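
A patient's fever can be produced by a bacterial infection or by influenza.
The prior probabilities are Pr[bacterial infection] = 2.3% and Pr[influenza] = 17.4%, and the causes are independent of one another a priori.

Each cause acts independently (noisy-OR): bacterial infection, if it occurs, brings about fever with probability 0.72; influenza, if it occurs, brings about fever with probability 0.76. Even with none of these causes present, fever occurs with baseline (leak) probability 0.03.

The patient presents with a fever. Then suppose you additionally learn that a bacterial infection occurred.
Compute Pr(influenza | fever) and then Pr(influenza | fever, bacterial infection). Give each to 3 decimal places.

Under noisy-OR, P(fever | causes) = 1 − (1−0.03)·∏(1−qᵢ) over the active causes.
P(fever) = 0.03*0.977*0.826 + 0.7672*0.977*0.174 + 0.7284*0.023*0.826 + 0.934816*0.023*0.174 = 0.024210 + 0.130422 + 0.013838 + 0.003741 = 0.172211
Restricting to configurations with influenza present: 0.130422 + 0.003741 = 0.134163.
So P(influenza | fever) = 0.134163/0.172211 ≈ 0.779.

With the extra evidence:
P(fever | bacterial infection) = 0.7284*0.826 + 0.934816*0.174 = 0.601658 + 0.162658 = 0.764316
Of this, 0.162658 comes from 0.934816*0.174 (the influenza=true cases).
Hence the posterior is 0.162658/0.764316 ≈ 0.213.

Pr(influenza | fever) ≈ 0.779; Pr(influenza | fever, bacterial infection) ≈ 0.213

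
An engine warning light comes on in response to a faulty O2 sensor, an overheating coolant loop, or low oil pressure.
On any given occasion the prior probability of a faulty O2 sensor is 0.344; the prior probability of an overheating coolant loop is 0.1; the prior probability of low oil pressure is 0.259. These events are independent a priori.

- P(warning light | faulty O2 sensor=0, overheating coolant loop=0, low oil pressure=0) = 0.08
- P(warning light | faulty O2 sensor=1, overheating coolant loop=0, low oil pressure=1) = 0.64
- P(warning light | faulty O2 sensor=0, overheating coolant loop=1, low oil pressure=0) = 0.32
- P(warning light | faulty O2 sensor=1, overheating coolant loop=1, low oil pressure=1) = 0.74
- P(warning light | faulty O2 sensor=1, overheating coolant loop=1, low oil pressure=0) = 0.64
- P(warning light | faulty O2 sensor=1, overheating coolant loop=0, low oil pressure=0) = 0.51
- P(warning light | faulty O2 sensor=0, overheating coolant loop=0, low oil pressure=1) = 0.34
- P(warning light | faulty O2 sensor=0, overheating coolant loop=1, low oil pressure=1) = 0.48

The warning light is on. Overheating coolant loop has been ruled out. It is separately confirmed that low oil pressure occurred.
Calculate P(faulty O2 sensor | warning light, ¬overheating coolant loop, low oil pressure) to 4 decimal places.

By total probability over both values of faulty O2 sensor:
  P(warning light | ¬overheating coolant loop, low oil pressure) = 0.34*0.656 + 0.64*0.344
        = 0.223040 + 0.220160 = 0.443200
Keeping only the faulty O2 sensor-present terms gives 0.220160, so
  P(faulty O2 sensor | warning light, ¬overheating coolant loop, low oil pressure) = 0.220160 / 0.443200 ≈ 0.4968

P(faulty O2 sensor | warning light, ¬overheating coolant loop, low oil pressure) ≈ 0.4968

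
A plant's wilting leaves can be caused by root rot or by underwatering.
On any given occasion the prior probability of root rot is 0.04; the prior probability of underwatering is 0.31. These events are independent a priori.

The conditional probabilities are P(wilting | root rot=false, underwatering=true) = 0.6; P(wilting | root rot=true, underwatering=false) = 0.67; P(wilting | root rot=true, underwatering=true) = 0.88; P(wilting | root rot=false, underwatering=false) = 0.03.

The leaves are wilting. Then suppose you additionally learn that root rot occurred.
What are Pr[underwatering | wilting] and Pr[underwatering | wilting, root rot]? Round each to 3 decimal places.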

★ ★ ★ ★

*WORK ITEM*. Could you return exactly the lines above from the line with "The prior probabilities" to the line with "pressure=0) = 0.08", both included, and nothing else?

*ANSWER AREA*.
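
The prior probabilities are Pr[bacterial infection] = 2.3% and Pr[influenza] = 17.4%, and the causes are independent of one another a priori.

Each cause acts independently (noisy-OR): bacterial infection, if it occurs, brings about fever with probability 0.72; influenza, if it occurs, brings about fever with probability 0.76. Even with none of these causes present, fever occurs with baseline (leak) probability 0.03.

The patient presents with a fever. Then suppose you additionally learn that a bacterial infection occurred.
Compute Pr(influenza | fever) and then Pr(influenza | fever, bacterial infection). Give each to 3 decimal places.

Under noisy-OR, P(fever | causes) = 1 − (1−0.03)·∏(1−qᵢ) over the active causes.
P(fever) = 0.03*0.977*0.826 + 0.7672*0.977*0.174 + 0.7284*0.023*0.826 + 0.934816*0.023*0.174 = 0.024210 + 0.130422 + 0.013838 + 0.003741 = 0.172211
Restricting to configurations with influenza present: 0.130422 + 0.003741 = 0.134163.
So P(influenza | fever) = 0.134163/0.172211 ≈ 0.779.

With the extra evidence:
P(fever | bacterial infection) = 0.7284*0.826 + 0.934816*0.174 = 0.601658 + 0.162658 = 0.764316
Of this, 0.162658 comes from 0.934816*0.174 (the influenza=true cases).
Hence the posterior is 0.162658/0.764316 ≈ 0.213.

Pr(influenza | fever) ≈ 0.779; Pr(influenza | fever, bacterial infection) ≈ 0.213

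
An engine warning light comes on in response to a faulty O2 sensor, an overheating coolant loop, or low oil pressure.
On any given occasion the prior probability of a faulty O2 sensor is 0.344; the prior probability of an overheating coolant loop is 0.1; the prior probability of low oil pressure is 0.259. These events are independent a priori.

- P(warning light | faulty O2 sensor=0, overheating coolant loop=0, low oil pressure=0) = 0.08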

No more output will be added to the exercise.